◆ **TO DO**:
Determine how many lines in the entries below contain "means", and output that number alone.

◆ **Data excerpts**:
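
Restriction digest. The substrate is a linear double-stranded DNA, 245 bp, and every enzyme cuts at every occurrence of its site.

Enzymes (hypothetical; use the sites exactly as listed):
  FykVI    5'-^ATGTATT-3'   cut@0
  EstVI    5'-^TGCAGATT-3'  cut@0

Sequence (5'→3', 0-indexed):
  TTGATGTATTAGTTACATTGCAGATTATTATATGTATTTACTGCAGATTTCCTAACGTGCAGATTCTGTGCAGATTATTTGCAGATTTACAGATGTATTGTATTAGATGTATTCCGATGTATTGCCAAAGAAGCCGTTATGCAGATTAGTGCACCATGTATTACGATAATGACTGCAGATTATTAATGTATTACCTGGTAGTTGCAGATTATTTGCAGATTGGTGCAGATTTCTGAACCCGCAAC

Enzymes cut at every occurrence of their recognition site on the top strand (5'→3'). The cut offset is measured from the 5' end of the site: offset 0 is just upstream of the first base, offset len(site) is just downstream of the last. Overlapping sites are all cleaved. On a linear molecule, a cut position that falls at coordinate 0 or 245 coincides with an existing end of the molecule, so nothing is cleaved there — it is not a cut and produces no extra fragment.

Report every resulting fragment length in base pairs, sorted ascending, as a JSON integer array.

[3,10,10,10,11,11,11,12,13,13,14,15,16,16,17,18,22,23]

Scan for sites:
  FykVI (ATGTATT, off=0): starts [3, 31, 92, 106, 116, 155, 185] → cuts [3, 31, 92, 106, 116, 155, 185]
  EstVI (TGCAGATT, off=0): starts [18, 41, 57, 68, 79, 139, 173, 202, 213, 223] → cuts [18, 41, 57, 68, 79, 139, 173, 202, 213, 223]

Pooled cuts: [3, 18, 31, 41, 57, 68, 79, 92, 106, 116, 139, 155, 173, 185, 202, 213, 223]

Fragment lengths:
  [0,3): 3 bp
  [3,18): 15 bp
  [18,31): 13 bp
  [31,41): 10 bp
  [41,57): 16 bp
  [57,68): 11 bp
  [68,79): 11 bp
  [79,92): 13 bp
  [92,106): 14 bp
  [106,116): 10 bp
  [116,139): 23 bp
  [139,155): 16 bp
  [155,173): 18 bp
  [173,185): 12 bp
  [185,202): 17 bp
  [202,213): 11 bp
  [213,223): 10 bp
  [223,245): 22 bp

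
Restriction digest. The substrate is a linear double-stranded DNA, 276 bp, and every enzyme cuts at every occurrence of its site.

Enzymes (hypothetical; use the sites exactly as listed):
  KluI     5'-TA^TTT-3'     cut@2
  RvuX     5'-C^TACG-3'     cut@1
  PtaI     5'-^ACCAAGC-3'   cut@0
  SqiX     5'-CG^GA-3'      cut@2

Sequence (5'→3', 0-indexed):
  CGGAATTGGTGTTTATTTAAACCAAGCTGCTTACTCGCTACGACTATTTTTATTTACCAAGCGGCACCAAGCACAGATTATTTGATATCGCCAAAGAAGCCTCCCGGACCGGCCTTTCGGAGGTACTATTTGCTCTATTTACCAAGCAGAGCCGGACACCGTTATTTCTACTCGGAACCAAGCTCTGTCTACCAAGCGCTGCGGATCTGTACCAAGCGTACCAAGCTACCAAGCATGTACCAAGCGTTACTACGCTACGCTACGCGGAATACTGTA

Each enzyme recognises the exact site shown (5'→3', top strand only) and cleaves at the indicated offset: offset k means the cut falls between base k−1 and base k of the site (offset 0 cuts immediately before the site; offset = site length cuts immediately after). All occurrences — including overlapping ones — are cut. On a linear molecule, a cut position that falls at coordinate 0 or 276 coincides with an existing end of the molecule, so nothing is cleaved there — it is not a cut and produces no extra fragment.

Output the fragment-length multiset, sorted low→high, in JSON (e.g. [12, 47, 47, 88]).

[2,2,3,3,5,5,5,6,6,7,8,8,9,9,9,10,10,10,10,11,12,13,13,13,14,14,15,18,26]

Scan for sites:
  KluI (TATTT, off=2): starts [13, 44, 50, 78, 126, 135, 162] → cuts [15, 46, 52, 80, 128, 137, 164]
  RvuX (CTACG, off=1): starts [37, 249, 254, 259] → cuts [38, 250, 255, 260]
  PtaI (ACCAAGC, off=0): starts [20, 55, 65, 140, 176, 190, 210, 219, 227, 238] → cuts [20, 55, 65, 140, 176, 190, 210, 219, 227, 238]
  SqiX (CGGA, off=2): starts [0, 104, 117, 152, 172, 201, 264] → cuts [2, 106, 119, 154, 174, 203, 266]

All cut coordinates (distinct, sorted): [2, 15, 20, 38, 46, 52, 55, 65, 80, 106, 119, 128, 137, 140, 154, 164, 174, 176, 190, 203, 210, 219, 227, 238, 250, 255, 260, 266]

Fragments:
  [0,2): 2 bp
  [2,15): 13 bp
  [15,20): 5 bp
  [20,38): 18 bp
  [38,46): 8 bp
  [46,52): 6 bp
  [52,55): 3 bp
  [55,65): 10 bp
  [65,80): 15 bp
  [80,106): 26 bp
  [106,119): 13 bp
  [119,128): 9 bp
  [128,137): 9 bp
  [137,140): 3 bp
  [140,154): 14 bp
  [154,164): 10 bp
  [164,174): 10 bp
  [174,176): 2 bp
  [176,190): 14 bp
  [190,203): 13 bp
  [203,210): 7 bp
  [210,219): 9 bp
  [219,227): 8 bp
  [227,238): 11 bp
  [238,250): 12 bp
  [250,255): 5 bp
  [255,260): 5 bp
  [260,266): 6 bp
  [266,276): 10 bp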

* * *

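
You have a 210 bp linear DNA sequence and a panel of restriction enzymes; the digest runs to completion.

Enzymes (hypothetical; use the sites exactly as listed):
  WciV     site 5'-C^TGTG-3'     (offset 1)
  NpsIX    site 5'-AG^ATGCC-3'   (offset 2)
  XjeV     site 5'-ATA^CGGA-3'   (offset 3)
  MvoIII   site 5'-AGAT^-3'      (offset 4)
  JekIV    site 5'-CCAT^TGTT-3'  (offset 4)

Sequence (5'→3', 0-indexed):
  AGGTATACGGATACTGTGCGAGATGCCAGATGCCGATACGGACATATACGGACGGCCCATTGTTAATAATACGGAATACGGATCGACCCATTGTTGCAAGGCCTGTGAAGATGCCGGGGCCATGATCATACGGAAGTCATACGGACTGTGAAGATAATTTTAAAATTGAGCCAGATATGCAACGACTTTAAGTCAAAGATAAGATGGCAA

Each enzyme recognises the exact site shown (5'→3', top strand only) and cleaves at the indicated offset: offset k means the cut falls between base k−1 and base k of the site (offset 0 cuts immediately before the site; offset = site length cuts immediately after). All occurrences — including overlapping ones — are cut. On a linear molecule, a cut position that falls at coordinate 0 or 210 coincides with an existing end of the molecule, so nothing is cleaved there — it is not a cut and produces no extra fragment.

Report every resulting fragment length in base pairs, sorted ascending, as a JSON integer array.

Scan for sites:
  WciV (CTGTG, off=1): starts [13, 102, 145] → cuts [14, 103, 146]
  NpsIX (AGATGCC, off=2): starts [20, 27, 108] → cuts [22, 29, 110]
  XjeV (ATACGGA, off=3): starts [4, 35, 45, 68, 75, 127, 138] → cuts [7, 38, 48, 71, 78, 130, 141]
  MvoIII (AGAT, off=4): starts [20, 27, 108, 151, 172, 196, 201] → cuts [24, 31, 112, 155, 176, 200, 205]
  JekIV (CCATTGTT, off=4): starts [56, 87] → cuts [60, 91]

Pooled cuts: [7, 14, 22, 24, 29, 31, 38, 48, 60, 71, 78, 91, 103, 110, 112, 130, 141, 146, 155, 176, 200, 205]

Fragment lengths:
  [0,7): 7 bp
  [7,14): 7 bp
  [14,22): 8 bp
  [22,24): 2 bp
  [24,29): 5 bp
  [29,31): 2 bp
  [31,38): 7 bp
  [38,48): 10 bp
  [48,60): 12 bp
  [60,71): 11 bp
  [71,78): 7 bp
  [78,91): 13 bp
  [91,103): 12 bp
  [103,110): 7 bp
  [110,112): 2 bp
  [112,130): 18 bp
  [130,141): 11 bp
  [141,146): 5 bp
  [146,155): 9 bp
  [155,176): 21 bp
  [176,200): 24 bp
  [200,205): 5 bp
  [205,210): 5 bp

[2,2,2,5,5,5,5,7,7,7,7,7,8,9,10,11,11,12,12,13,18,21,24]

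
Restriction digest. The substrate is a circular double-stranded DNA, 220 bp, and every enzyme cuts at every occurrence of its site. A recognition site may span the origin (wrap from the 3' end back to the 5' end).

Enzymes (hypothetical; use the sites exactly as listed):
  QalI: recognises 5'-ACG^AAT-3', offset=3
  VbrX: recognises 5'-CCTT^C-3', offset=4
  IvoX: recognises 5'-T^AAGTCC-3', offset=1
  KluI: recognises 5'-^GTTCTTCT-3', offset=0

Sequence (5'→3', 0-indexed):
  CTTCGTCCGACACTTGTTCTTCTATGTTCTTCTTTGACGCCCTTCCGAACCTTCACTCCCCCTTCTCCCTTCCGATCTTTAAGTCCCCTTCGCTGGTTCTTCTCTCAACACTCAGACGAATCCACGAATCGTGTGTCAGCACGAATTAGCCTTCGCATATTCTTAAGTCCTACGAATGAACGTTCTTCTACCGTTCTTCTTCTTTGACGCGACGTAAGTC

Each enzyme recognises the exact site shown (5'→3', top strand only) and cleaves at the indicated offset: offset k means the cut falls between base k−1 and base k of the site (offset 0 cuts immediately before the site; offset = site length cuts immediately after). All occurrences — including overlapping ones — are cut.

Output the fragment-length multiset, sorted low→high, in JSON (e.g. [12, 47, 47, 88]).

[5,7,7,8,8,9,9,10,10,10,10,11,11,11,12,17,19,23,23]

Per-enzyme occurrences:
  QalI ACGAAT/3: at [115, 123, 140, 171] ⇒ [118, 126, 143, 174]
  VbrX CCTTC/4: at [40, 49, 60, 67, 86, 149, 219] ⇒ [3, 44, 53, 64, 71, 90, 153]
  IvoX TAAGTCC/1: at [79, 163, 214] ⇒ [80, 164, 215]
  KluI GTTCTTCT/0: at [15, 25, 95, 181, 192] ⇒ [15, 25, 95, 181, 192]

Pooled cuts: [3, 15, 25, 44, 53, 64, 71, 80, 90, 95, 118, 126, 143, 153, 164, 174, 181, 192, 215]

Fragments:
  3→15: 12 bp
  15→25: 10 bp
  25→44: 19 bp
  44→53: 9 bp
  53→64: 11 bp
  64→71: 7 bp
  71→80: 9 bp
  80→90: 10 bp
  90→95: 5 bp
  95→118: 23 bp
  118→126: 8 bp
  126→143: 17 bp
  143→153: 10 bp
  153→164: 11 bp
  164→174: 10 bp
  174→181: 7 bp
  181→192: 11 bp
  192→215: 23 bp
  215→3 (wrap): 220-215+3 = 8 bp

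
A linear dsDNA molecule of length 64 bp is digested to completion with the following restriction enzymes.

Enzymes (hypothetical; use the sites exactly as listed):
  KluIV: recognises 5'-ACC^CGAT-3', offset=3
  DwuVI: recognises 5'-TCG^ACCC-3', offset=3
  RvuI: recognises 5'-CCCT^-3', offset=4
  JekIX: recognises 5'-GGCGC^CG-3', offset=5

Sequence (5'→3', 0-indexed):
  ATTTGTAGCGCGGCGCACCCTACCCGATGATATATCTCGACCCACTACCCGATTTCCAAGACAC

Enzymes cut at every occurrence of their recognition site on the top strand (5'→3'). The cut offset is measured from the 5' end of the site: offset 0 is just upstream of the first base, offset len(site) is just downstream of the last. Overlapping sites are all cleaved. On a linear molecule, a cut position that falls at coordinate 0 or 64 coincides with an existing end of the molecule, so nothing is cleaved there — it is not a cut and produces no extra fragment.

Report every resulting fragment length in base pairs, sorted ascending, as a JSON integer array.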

...

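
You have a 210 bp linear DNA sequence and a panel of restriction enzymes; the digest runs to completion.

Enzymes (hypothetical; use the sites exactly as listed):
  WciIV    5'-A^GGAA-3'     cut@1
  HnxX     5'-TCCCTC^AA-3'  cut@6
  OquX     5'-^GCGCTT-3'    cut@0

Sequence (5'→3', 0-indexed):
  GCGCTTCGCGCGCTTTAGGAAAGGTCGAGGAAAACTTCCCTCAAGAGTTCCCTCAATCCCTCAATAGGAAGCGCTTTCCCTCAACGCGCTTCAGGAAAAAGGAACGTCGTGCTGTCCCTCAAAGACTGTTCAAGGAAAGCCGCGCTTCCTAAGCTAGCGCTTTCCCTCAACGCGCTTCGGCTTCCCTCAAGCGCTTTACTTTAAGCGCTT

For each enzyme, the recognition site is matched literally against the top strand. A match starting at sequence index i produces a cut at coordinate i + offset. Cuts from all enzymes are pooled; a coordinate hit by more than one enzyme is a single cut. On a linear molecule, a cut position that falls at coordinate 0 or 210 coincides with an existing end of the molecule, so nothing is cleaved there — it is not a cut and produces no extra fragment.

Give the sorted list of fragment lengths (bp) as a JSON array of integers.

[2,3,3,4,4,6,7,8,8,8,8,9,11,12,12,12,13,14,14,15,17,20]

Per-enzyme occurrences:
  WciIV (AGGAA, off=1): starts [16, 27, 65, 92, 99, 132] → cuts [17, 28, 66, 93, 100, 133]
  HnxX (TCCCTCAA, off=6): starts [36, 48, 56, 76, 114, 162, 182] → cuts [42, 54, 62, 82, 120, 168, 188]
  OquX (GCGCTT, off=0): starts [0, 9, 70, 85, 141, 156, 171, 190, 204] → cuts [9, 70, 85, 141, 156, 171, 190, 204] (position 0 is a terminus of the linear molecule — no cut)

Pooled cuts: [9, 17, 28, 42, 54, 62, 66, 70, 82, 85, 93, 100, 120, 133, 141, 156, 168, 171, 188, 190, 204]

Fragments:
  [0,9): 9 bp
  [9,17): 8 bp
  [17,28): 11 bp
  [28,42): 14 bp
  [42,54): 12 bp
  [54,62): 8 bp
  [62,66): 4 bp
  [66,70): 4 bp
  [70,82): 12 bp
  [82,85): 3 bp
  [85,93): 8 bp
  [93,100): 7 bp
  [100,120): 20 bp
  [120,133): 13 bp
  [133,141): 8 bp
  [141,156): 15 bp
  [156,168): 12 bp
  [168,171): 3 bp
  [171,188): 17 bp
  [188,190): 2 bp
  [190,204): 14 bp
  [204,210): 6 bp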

◆ **FINAL ANSWER**:
3